[Opening Data listing section]

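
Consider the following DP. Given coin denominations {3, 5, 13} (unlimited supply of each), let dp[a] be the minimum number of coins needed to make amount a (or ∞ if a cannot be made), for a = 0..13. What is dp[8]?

 a  0  1  2  3  4  5  6  7  8  9 10 11 12 13
dp  0  -  -  1  -  1  2  -  2  3  2  3  4  1
(- denotes ∞ / unreachable)

2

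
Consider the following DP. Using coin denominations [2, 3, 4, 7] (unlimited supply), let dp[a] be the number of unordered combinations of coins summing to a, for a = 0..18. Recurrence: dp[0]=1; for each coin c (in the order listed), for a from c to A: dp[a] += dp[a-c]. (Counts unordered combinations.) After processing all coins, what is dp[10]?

6

after  coin     0     1     2     3     4     5     6     7     8     9    10    11    12    13    14    15    16    17    18
          2     1     0     1     0     1     0     1     0     1     0     1     0     1     0     1     0     1     0     1
          3     1     0     1     1     1     1     2     1     2     2     2     2     3     2     3     3     3     3     4
          4     1     0     1     1     2     1     3     2     4     3     5     4     7     5     8     7    10     8    12
          7     1     0     1     1     2     1     3     3     4     4     6     6     8     8    11    11    14    14    18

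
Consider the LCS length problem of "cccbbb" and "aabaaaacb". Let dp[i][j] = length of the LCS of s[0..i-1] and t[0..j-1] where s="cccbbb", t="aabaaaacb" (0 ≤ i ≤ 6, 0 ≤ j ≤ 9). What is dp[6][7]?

   ''  a  a  b  a  a  a  a  c  b
''  0  0  0  0  0  0  0  0  0  0
 c  0  0  0  0  0  0  0  0  1  1
 c  0  0  0  0  0  0  0  0  1  1
 c  0  0  0  0  0  0  0  0  1  1
 b  0  0  0  1  1  1  1  1  1  2
 b  0  0  0  1  1  1  1  1  1  2
 b  0  0  0  1  1  1  1  1  1  2

1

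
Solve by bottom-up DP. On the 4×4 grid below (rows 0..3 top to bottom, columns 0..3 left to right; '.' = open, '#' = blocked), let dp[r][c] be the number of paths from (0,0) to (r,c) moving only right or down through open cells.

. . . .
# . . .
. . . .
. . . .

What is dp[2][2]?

3

r\c   0   1   2   3
  0   1   1   1   1
  1   0   1   2   3
  2   0   1   3   6
  3   0   1   4  10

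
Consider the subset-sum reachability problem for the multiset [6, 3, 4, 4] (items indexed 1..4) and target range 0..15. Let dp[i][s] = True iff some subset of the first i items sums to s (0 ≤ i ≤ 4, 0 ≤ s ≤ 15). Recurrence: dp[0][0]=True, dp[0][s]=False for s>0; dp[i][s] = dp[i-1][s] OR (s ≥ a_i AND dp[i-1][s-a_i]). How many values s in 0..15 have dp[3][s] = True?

i\s   0   1   2   3   4   5   6   7   8   9  10  11  12  13  14  15
  0   T   F   F   F   F   F   F   F   F   F   F   F   F   F   F   F
  1   T   F   F   F   F   F   T   F   F   F   F   F   F   F   F   F
  2   T   F   F   T   F   F   T   F   F   T   F   F   F   F   F   F
  3   T   F   F   T   T   F   T   T   F   T   T   F   F   T   F   F
  4   T   F   F   T   T   F   T   T   T   T   T   T   F   T   T   F

8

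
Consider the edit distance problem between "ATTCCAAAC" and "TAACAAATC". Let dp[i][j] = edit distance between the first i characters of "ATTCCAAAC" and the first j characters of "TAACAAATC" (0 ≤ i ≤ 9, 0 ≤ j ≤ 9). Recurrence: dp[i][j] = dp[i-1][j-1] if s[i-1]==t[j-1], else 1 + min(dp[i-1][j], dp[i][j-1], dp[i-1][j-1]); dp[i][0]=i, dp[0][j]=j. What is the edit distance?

4

   ''  T  A  A  C  A  A  A  T  C
''  0  1  2  3  4  5  6  7  8  9
 A  1  1  1  2  3  4  5  6  7  8
 T  2  1  2  2  3  4  5  6  6  7
 T  3  2  2  3  3  4  5  6  6  7
 C  4  3  3  3  3  4  5  6  7  6
 C  5  4  4  4  3  4  5  6  7  7
 A  6  5  4  4  4  3  4  5  6  7
 A  7  6  5  4  5  4  3  4  5  6
 A  8  7  6  5  5  5  4  3  4  5
 C  9  8  7  6  5  6  5  4  4  4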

[Closing Data listing section]

# Goal of the exercise
Set down all of the data above again, exactly.

# Solution to the exercise
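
Consider the following DP. Given coin denominations {3, 5, 13} (unlimited supply of each), let dp[a] be the minimum number of coins needed to make amount a (or ∞ if a cannot be made), for a = 0..13. What is dp[8]?

 a  0  1  2  3  4  5  6  7  8  9 10 11 12 13
dp  0  -  -  1  -  1  2  -  2  3  2  3  4  1
(- denotes ∞ / unreachable)

2

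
Consider the following DP. Using coin denominations [2, 3, 4, 7] (unlimited supply), let dp[a] be the number of unordered combinations of coins summing to a, for a = 0..18. Recurrence: dp[0]=1; for each coin c (in the order listed), for a from c to A: dp[a] += dp[a-c]. (Counts unordered combinations.) After processing all coins, what is dp[10]?

6

after  coin     0     1     2     3     4     5     6     7     8     9    10    11    12    13    14    15    16    17    18
          2     1     0     1     0     1     0     1     0     1     0     1     0     1     0     1     0     1     0     1
          3     1     0     1     1     1     1     2     1     2     2     2     2     3     2     3     3     3     3     4
          4     1     0     1     1     2     1     3     2     4     3     5     4     7     5     8     7    10     8    12
          7     1     0     1     1     2     1     3     3     4     4     6     6     8     8    11    11    14    14    18

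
Consider the LCS length problem of "cccbbb" and "aabaaaacb". Let dp[i][j] = length of the LCS of s[0..i-1] and t[0..j-1] where s="cccbbb", t="aabaaaacb" (0 ≤ i ≤ 6, 0 ≤ j ≤ 9). What is dp[6][7]?

   ''  a  a  b  a  a  a  a  c  b
''  0  0  0  0  0  0  0  0  0  0
 c  0  0  0  0  0  0  0  0  1  1
 c  0  0  0  0  0  0  0  0  1  1
 c  0  0  0  0  0  0  0  0  1  1
 b  0  0  0  1  1  1  1  1  1  2
 b  0  0  0  1  1  1  1  1  1  2
 b  0  0  0  1  1  1  1  1  1  2

1

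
Solve by bottom-up DP. On the 4×4 grid below (rows 0..3 top to bottom, columns 0..3 left to right; '.' = open, '#' = blocked), let dp[r][c] be the number of paths from (0,0) to (r,c) moving only right or down through open cells.

. . . .
# . . .
. . . .
. . . .

What is dp[2][2]?

3

r\c   0   1   2   3
  0   1   1   1   1
  1   0   1   2   3
  2   0   1   3   6
  3   0   1   4  10

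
Consider the subset-sum reachability problem for the multiset [6, 3, 4, 4] (items indexed 1..4) and target range 0..15. Let dp[i][s] = True iff some subset of the first i items sums to s (0 ≤ i ≤ 4, 0 ≤ s ≤ 15). Recurrence: dp[0][0]=True, dp[0][s]=False for s>0; dp[i][s] = dp[i-1][s] OR (s ≥ a_i AND dp[i-1][s-a_i]). How many values s in 0..15 have dp[3][s] = True?

i\s   0   1   2   3   4   5   6   7   8   9  10  11  12  13  14  15
  0   T   F   F   F   F   F   F   F   F   F   F   F   F   F   F   F
  1   T   F   F   F   F   F   T   F   F   F   F   F   F   F   F   F
  2   T   F   F   T   F   F   T   F   F   T   F   F   F   F   F   F
  3   T   F   F   T   T   F   T   T   F   T   T   F   F   T   F   F
  4   T   F   F   T   T   F   T   T   T   T   T   T   F   T   T   F

8

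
Consider the edit distance problem between "ATTCCAAAC" and "TAACAAATC". Let dp[i][j] = edit distance between the first i characters of "ATTCCAAAC" and the first j characters of "TAACAAATC" (0 ≤ i ≤ 9, 0 ≤ j ≤ 9). Recurrence: dp[i][j] = dp[i-1][j-1] if s[i-1]==t[j-1], else 1 + min(dp[i-1][j], dp[i][j-1], dp[i-1][j-1]); dp[i][0]=i, dp[0][j]=j. What is the edit distance?

4

   ''  T  A  A  C  A  A  A  T  C
''  0  1  2  3  4  5  6  7  8  9
 A  1  1  1  2  3  4  5  6  7  8
 T  2  1  2  2  3  4  5  6  6  7
 T  3  2  2  3  3  4  5  6  6  7
 C  4  3  3  3  3  4  5  6  7  6
 C  5  4  4  4  3  4  5  6  7  7
 A  6  5  4  4  4  3  4  5  6  7
 A  7  6  5  4  5  4  3  4  5  6
 A  8  7  6  5  5  5  4  3  4  5
 C  9  8  7  6  5  6  5  4  4  4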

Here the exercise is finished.